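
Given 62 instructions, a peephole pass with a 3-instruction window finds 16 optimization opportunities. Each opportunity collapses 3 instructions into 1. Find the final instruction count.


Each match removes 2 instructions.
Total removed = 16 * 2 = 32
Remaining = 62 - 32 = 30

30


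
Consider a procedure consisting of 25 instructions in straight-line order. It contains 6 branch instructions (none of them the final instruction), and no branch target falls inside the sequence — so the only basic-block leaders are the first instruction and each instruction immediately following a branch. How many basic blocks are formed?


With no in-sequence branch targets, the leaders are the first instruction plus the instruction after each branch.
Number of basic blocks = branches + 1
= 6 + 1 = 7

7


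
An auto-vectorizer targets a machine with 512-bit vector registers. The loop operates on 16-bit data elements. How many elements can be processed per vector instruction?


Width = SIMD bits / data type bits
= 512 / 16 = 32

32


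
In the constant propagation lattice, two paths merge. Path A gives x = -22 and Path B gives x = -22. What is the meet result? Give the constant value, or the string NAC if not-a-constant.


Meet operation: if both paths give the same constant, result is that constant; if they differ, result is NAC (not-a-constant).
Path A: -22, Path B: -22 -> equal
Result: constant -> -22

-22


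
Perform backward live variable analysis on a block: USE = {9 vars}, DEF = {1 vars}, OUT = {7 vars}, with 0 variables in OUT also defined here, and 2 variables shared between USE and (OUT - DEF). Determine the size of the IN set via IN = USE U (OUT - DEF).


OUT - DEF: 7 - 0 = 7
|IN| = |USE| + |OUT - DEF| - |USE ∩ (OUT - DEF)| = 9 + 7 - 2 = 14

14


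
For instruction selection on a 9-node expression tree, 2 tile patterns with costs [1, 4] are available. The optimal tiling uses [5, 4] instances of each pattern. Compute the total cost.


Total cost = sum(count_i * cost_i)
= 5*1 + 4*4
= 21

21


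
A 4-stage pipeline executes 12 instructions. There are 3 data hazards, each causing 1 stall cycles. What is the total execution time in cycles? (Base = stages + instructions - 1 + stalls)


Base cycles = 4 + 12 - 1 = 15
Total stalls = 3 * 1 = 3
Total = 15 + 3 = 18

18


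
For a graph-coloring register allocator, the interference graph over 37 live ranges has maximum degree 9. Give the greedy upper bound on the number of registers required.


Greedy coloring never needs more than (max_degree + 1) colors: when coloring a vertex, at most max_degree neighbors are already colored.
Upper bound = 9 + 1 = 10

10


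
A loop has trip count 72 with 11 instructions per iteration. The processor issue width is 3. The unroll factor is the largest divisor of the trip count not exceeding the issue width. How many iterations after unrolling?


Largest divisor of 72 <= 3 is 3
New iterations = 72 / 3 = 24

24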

Problem requirements: Your task is to repeat each of the records above exactly.

Written response:
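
Given 62 instructions, a peephole pass with a 3-instruction window finds 16 optimization opportunities. Each opportunity collapses 3 instructions into 1. Find the final instruction count.


Each match removes 2 instructions.
Total removed = 16 * 2 = 32
Remaining = 62 - 32 = 30

30


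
Consider a procedure consisting of 25 instructions in straight-line order. It contains 6 branch instructions (none of them the final instruction), and no branch target falls inside the sequence — so the only basic-block leaders are the first instruction and each instruction immediately following a branch. How many basic blocks are formed?


With no in-sequence branch targets, the leaders are the first instruction plus the instruction after each branch.
Number of basic blocks = branches + 1
= 6 + 1 = 7

7


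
An auto-vectorizer targets a machine with 512-bit vector registers. The loop operates on 16-bit data elements. How many elements can be processed per vector instruction?


Width = SIMD bits / data type bits
= 512 / 16 = 32

32


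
In the constant propagation lattice, two paths merge. Path A gives x = -22 and Path B gives x = -22. What is the meet result? Give the constant value, or the string NAC if not-a-constant.


Meet operation: if both paths give the same constant, result is that constant; if they differ, result is NAC (not-a-constant).
Path A: -22, Path B: -22 -> equal
Result: constant -> -22

-22


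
Perform backward live variable analysis on a block: USE = {9 vars}, DEF = {1 vars}, OUT = {7 vars}, with 0 variables in OUT also defined here, and 2 variables shared between USE and (OUT - DEF). Determine the size of the IN set via IN = USE U (OUT - DEF).


OUT - DEF: 7 - 0 = 7
|IN| = |USE| + |OUT - DEF| - |USE ∩ (OUT - DEF)| = 9 + 7 - 2 = 14

14


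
For instruction selection on a 9-node expression tree, 2 tile patterns with costs [1, 4] are available. The optimal tiling uses [5, 4] instances of each pattern. Compute the total cost.


Total cost = sum(count_i * cost_i)
= 5*1 + 4*4
= 21

21


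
A 4-stage pipeline executes 12 instructions. There are 3 data hazards, each causing 1 stall cycles. What is the total execution time in cycles? (Base = stages + instructions - 1 + stalls)


Base cycles = 4 + 12 - 1 = 15
Total stalls = 3 * 1 = 3
Total = 15 + 3 = 18

18


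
For a graph-coloring register allocator, the interference graph over 37 live ranges has maximum degree 9. Give the greedy upper bound on the number of registers required.


Greedy coloring never needs more than (max_degree + 1) colors: when coloring a vertex, at most max_degree neighbors are already colored.
Upper bound = 9 + 1 = 10

10


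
A loop has trip count 72 with 11 instructions per iteration. The processor issue width is 3. The unroll factor is the largest divisor of the trip count not exceeding the issue width. How many iterations after unrolling?


Largest divisor of 72 <= 3 is 3
New iterations = 72 / 3 = 24

24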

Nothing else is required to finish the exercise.